_EXERCISE AIM_: From the entries that follow, copy each line containing the word "whole".
BEGIN EXERCISE INPUT
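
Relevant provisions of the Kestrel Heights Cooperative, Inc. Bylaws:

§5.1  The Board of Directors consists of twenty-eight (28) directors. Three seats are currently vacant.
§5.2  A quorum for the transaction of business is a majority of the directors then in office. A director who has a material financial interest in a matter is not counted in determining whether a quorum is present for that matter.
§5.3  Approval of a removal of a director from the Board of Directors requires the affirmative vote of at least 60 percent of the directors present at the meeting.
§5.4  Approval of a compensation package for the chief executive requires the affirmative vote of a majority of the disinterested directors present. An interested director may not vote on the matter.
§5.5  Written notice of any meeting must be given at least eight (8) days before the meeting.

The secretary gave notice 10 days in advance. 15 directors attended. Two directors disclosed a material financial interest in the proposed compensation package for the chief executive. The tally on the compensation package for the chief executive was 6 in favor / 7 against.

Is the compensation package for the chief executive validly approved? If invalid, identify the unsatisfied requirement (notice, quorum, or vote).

Invalid — vote requirement not satisfied.

Notice: 10 days given; 8 required (10 ≥ 8). Satisfied.
Quorum: 15 present, but the 2 interested directors do not count, leaving 13. Quorum is 13. Satisfied.
Vote: the compensation package for the chief executive requires a majority of the disinterested directors present (15 − 2 = 13). A majority of 13 is 7, so 7 affirmative votes are needed; 6 voted in favor. Not satisfied.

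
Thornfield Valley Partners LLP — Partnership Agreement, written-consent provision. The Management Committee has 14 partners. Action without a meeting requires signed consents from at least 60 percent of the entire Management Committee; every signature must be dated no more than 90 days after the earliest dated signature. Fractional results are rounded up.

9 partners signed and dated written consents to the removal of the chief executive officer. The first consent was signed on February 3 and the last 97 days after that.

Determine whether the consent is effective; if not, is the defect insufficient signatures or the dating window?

Signatures required: at least 60 percent of 14 — 3/5 of 14 = 8.40, rounded up to 9, so 9 needed; 9 signed. Sufficient.
Dating window: the latest signature is 97 days after the earliest; the limit is 90 days. Outside the window.

Not effective — dating-window requirement not satisfied.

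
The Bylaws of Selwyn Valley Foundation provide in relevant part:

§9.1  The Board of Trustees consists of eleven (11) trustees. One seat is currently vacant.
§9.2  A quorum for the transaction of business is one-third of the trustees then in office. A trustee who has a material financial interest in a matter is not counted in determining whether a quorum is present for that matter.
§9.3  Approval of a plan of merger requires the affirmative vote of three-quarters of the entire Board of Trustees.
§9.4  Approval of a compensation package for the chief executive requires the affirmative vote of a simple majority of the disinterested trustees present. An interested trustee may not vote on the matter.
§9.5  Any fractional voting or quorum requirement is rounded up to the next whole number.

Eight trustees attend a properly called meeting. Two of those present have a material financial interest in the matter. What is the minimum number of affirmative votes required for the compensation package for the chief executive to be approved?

The compensation package for the chief executive requires a majority of the disinterested trustees present (8 − 2 = 6).
A majority of 6 is 4.

4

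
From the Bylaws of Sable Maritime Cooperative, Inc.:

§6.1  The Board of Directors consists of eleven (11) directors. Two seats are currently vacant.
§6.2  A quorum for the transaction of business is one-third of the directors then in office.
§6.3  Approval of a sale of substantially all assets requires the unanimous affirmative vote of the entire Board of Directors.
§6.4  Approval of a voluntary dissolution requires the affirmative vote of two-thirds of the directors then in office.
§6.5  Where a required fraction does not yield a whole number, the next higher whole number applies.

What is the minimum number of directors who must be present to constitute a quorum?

3

1/3 of 9 = 3.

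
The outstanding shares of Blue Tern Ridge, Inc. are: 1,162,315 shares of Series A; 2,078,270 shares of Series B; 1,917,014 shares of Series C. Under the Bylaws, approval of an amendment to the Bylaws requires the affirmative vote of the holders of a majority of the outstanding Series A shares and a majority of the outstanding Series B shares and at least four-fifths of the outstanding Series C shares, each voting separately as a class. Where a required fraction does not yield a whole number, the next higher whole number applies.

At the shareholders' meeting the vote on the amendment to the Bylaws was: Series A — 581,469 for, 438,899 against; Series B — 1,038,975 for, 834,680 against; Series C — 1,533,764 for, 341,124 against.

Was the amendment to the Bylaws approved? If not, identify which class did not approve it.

Not approved — the Series B shares did not give the required vote.

Series A: a majority of 1162315 is 581158; 581,158 required, 581,469 in favor — approved.
Series B: a majority of 2078270 is 1039136; 1,039,136 required, 1,038,975 in favor — not approved.
Series C: 4/5 of 1917014 = 1533611.20, rounded up to 1533612; 1,533,612 required, 1,533,764 in favor — approved.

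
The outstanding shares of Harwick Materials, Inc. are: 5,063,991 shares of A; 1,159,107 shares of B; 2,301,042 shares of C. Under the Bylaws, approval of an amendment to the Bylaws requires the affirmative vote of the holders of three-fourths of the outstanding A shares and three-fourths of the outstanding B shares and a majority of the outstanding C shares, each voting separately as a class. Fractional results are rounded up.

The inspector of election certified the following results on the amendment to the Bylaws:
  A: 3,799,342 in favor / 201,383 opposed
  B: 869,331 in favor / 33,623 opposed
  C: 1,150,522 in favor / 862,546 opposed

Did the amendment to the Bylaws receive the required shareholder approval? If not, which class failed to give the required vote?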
END EXERCISE INPUT
_RESULT OF THIS TASK_:
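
§9.5  Any fractional voting or quorum requirement is rounded up to the next whole number.
§6.5  Where a required fraction does not yield a whole number, the next higher whole number applies.
The outstanding shares of Blue Tern Ridge, Inc. are: 1,162,315 shares of Series A; 2,078,270 shares of Series B; 1,917,014 shares of Series C. Under the Bylaws, approval of an amendment to the Bylaws requires the affirmative vote of the holders of a majority of the outstanding Series A shares and a majority of the outstanding Series B shares and at least four-fifths of the outstanding Series C shares, each voting separately as a class. Where a required fraction does not yield a whole number, the next higher whole number applies.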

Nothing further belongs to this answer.